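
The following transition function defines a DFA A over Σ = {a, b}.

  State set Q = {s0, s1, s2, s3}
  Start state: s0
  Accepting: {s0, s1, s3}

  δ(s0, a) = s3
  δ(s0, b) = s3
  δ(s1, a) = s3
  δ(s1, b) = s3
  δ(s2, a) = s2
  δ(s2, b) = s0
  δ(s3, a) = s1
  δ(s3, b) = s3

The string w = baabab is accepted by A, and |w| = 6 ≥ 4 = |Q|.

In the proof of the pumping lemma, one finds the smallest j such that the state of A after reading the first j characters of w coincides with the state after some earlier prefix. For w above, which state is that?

s3

State sequence: s0 -b-> s3 -a-> s1 -a-> s3 -b-> s3 -a-> s1 -b-> s3
First repeat at step 3: s3 was already visited.

The earliest repeat is at step j = 3: A is in s3, which it already visited at step i = 1.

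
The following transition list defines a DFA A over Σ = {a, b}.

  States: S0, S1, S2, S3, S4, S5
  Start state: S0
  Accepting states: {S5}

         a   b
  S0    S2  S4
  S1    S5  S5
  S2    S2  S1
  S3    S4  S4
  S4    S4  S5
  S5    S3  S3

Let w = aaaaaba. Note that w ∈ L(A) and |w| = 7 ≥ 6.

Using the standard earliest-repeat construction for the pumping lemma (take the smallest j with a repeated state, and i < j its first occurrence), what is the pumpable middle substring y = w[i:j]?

Run of A on w = a a a a a b a:
  step 0: S0  (start)
  step 1: S2  (read a: S0→S2)
  step 2: S2  (read a: S2→S2)   ← first repeat (S2 seen earlier)
  step 3: S2  (read a: S2→S2)
  step 4: S2  (read a: S2→S2)
  step 5: S2  (read a: S2→S2)
  step 6: S1  (read b: S2→S1)
  step 7: S5  (read a: S1→S5)

So i = 1, j = 2, giving x = w[0:1] = a, y = w[1:2] = a, z = w[2:7] = aaaba.
Check: |xy| = 2 ≤ 6 and |y| = 1 ≥ 1. Reading y takes A from S2 back to S2, so every xyⁱz is accepted.

a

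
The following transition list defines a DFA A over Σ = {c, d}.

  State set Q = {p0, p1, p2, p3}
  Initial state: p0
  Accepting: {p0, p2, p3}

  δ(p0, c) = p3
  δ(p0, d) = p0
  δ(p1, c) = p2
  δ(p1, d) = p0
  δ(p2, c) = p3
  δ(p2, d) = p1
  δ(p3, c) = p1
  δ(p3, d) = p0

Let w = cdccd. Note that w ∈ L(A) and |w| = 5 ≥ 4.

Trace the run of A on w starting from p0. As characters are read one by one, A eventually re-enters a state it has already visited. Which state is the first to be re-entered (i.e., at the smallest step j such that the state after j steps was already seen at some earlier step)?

p0

State sequence: p0 -c-> p3 -d-> p0 -c-> p3 -c-> p1 -d-> p0
First repeat at step 2: p0 was already visited.

The earliest repeat is at step j = 2: A is in p0, which it already visited at step i = 0.
Pumping length from the standard proof: p = 4 (the number of states). The repeated state found above gives |xy| = j ≤ 4 and |y| = j − i ≥ 1.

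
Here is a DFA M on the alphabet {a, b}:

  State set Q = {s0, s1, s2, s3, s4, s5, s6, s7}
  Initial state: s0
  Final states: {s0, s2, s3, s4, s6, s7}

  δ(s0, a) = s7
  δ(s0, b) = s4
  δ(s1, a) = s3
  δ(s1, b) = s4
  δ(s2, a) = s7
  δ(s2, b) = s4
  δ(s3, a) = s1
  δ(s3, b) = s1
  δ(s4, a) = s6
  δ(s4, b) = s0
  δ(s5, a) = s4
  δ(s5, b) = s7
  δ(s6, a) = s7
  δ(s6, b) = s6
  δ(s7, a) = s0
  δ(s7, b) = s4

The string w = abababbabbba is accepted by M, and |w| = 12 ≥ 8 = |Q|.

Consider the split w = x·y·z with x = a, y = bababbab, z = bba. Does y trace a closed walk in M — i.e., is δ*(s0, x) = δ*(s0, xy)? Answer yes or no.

no

State sequence: s0 -a-> s7 -b-> s4 -a-> s6 -b-> s6 -a-> s7 -b-> s4 -b-> s0 -a-> s7 -b-> s4

After x (step 1): s7. After xy (step 9): s4.
They differ (s7 ≠ s4), so y is not a cycle from the state after x; this split is not the one the pumping-lemma construction produces, and pumping y need not keep the string in L(M).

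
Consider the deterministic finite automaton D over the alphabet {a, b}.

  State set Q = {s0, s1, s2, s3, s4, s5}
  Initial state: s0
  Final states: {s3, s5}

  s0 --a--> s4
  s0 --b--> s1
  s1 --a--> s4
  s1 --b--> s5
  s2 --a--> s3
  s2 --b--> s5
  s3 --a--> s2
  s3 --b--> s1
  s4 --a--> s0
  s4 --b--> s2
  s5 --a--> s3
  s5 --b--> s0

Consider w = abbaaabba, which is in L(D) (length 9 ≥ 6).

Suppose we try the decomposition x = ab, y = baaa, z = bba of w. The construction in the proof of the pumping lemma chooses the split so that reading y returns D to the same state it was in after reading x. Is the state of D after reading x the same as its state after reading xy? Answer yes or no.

no

Run of D on the first 6 characters of w = a b b a a a:
  step 0: s0  (start)
  step 1: s4  (read a: s0→s4)
  step 2: s2  (read b: s4→s2)
  step 3: s5  (read b: s2→s5)
  step 4: s3  (read a: s5→s3)
  step 5: s2  (read a: s3→s2)
  step 6: s3  (read a: s2→s3)

After x (step 2): s2. After xy (step 6): s3.
They differ (s2 ≠ s3), so y is not a cycle from the state after x; this split is not the one the pumping-lemma construction produces, and pumping y need not keep the string in L(D).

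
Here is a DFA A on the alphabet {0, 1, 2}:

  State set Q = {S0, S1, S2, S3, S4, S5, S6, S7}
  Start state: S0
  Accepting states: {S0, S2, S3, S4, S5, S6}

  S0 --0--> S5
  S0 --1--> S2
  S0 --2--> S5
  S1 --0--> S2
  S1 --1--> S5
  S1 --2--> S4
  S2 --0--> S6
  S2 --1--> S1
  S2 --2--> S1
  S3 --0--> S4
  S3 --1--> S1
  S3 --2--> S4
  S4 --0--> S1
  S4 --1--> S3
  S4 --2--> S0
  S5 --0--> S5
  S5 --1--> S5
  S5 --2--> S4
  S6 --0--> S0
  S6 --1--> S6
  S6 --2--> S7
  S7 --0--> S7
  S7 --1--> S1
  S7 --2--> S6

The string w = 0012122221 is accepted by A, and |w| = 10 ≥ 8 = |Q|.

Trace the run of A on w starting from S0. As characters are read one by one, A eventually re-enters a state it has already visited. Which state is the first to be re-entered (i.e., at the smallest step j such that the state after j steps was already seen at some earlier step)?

S5

Run of A on w = 0 0 1 2 1 2 2 2 2 1:
  step 0: S0  (start)
  step 1: S5  (read 0: S0→S5)
  step 2: S5  (read 0: S5→S5)   ← first repeat (S5 seen earlier)
  step 3: S5  (read 1: S5→S5)
  step 4: S4  (read 2: S5→S4)
  step 5: S3  (read 1: S4→S3)
  step 6: S4  (read 2: S3→S4)
  step 7: S0  (read 2: S4→S0)
  step 8: S5  (read 2: S0→S5)
  step 9: S4  (read 2: S5→S4)
  step 10: S3  (read 1: S4→S3)

The earliest repeat is at step j = 2: A is in S5, which it already visited at step i = 1.
Since A has 8 states, any run of length ≥ 8 visits 8+1 states, so by pigeonhole some state repeats within the first 8 steps — that repeat gives the pumpable loop.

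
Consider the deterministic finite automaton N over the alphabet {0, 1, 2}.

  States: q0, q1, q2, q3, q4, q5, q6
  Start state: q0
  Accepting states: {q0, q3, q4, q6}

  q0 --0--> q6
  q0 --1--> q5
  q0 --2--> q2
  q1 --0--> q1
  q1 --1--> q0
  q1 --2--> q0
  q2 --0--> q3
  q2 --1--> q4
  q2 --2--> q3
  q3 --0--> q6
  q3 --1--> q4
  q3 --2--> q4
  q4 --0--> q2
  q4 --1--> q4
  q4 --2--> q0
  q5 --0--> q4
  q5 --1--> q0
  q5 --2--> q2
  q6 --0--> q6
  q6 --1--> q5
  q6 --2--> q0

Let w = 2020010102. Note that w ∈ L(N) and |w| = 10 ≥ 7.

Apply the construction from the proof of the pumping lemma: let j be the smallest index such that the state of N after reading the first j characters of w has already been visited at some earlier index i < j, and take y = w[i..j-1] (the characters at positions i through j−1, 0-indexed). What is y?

020

Run of N on w = 2 0 2 0 0 1 0 1 0 2:
  step 0: q0  (start)
  step 1: q2  (read 2: q0→q2)
  step 2: q3  (read 0: q2→q3)
  step 3: q4  (read 2: q3→q4)
  step 4: q2  (read 0: q4→q2)   ← first repeat (q2 seen earlier)
  step 5: q3  (read 0: q2→q3)
  step 6: q4  (read 1: q3→q4)
  step 7: q2  (read 0: q4→q2)
  step 8: q4  (read 1: q2→q4)
  step 9: q2  (read 0: q4→q2)
  step 10: q3  (read 2: q2→q3)

So i = 1, j = 4, giving x = w[0:1] = 2, y = w[1:4] = 020, z = w[4:10] = 010102.
Check: |xy| = 4 ≤ 7 and |y| = 3 ≥ 1. Reading y takes N from q2 back to q2, so every xyⁱz is accepted.
Since N has 7 states, any run of length ≥ 7 visits 7+1 states, so by pigeonhole some state repeats within the first 7 steps — that repeat gives the pumpable loop.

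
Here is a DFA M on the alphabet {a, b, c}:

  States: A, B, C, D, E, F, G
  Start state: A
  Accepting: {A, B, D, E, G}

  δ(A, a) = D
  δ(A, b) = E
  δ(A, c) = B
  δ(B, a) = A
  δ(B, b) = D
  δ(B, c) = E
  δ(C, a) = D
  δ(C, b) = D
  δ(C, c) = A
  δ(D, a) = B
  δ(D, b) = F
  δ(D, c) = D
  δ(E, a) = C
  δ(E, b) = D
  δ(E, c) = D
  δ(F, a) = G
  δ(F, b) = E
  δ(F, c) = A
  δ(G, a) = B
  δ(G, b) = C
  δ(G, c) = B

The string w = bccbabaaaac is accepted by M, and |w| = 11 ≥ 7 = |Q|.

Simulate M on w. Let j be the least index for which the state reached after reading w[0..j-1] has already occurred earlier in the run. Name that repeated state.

D

Run of M on w = b c c b a b a a a a c:
  step 0: A  (start)
  step 1: E  (read b: A→E)
  step 2: D  (read c: E→D)
  step 3: D  (read c: D→D)   ← first repeat (D seen earlier)
  step 4: F  (read b: D→F)
  step 5: G  (read a: F→G)
  step 6: C  (read b: G→C)
  step 7: D  (read a: C→D)
  step 8: B  (read a: D→B)
  step 9: A  (read a: B→A)
  step 10: D  (read a: A→D)
  step 11: D  (read c: D→D)

The earliest repeat is at step j = 3: M is in D, which it already visited at step i = 2.
Pumping length from the standard proof: p = 7 (the number of states). The repeated state found above gives |xy| = j ≤ 7 and |y| = j − i ≥ 1.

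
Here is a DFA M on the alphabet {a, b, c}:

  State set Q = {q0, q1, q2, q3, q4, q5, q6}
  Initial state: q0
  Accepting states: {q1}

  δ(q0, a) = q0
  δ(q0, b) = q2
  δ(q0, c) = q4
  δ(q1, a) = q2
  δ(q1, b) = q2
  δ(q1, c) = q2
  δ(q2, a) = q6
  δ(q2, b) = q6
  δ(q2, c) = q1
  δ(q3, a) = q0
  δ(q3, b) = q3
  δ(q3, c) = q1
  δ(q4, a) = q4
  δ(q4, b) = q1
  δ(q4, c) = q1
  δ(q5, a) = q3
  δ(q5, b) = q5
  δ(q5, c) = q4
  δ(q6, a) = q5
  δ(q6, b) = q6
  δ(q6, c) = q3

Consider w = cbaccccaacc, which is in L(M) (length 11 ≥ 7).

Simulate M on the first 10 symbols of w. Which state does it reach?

q4

State sequence: q0 -c-> q4 -b-> q1 -a-> q2 -c-> q1 -c-> q2 -c-> q1 -c-> q2 -a-> q6 -a-> q5 -c-> q4

After reading 10 characters, M is in state q4.
(This kind of state-tracing is the core of the pumping-lemma construction: with 7 states, pigeonhole forces a repeat within the first 7 steps.)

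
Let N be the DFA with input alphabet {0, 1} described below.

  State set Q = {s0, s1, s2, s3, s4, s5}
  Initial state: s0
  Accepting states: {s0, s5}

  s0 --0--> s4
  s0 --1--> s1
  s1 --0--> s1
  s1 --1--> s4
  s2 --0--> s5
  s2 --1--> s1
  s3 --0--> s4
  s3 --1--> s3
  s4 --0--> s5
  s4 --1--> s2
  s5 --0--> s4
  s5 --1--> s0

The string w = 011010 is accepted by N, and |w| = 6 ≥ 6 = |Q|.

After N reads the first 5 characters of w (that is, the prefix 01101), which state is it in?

s4

Run of N on the first 5 characters of w = 0 1 1 0 1:
  step 0: s0  (start)
  step 1: s4  (read 0: s0→s4)
  step 2: s2  (read 1: s4→s2)
  step 3: s1  (read 1: s2→s1)
  step 4: s1  (read 0: s1→s1)
  step 5: s4  (read 1: s1→s4)

After reading 5 characters, N is in state s4.
(This kind of state-tracing is the core of the pumping-lemma construction: with 6 states, pigeonhole forces a repeat within the first 6 steps.)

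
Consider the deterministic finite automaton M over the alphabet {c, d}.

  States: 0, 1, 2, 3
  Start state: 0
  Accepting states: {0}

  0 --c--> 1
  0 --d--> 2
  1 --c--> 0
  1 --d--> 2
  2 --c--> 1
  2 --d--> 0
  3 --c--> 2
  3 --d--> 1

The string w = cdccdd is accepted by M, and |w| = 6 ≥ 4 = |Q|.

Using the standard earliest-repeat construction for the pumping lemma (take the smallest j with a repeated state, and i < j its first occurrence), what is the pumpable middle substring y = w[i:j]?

dc

State sequence: 0 -c-> 1 -d-> 2 -c-> 1 -c-> 0 -d-> 2 -d-> 0
First repeat at step 3: 1 was already visited.

So i = 1, j = 3, giving x = w[0:1] = c, y = w[1:3] = dc, z = w[3:6] = cdd.
Check: |xy| = 3 ≤ 4 and |y| = 2 ≥ 1. Reading y takes M from 1 back to 1, so every xyⁱz is accepted.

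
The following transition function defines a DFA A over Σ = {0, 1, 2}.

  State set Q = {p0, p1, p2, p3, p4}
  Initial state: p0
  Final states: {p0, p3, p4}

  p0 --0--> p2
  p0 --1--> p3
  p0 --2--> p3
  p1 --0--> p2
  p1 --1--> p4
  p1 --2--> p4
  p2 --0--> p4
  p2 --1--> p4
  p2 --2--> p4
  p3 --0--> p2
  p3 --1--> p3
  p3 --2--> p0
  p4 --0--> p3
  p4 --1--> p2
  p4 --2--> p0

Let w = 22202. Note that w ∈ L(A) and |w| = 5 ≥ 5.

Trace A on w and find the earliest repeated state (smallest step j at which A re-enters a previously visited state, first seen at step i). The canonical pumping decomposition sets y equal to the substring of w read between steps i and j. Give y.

22

Run of A on w = 2 2 2 0 2:
  step 0: p0  (start)
  step 1: p3  (read 2: p0→p3)
  step 2: p0  (read 2: p3→p0)   ← first repeat (p0 seen earlier)
  step 3: p3  (read 2: p0→p3)
  step 4: p2  (read 0: p3→p2)
  step 5: p4  (read 2: p2→p4)

So i = 0, j = 2, giving x = w[0:0] = ε, y = w[0:2] = 22, z = w[2:5] = 202.
Check: |xy| = 2 ≤ 5 and |y| = 2 ≥ 1. Reading y takes A from p0 back to p0, so every xyⁱz is accepted.
Pumping length from the standard proof: p = 5 (the number of states). The repeated state found above gives |xy| = j ≤ 5 and |y| = j − i ≥ 1.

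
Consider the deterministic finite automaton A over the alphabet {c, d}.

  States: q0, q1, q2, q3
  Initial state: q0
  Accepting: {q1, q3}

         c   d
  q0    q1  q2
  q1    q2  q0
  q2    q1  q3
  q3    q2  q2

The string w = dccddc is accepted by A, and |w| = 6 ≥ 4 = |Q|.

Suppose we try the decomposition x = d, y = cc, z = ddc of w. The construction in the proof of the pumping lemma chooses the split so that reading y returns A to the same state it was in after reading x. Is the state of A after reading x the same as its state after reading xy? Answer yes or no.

yes

State sequence: q0 -d-> q2 -c-> q1 -c-> q2

After x (step 1): q2. After xy (step 3): q2.
They match, so y = cc drives A around a cycle from q2 back to itself; pumping y any number of times keeps A in q2 before reading z, and xyⁱz ∈ L(A) for every i ≥ 0.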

────

**INSTRUCTIONS TO FOLLOW**
Only the lines from the beginning of the listing through the line containing "Let w = aaaaaba." are wanted, each restated word for word.

**TASK RESULT**
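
The following transition function defines a DFA A over Σ = {a, b}.

  State set Q = {s0, s1, s2, s3}
  Start state: s0
  Accepting: {s0, s1, s3}

  δ(s0, a) = s3
  δ(s0, b) = s3
  δ(s1, a) = s3
  δ(s1, b) = s3
  δ(s2, a) = s2
  δ(s2, b) = s0
  δ(s3, a) = s1
  δ(s3, b) = s3

The string w = baabab is accepted by A, and |w| = 6 ≥ 4 = |Q|.

In the proof of the pumping lemma, one finds the smallest j such that the state of A after reading the first j characters of w coincides with the state after some earlier prefix. For w above, which state is that?

s3

State sequence: s0 -b-> s3 -a-> s1 -a-> s3 -b-> s3 -a-> s1 -b-> s3
First repeat at step 3: s3 was already visited.

The earliest repeat is at step j = 3: A is in s3, which it already visited at step i = 1.

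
The following transition list defines a DFA A over Σ = {a, b}.

  States: S0, S1, S2, S3, S4, S5
  Start state: S0
  Accepting states: {S5}

         a   b
  S0    S2  S4
  S1    S5  S5
  S2    S2  S1
  S3    S4  S4
  S4    S4  S5
  S5    S3  S3

Let w = aaaaaba. Note that w ∈ L(A) and |w| = 7 ≥ 6.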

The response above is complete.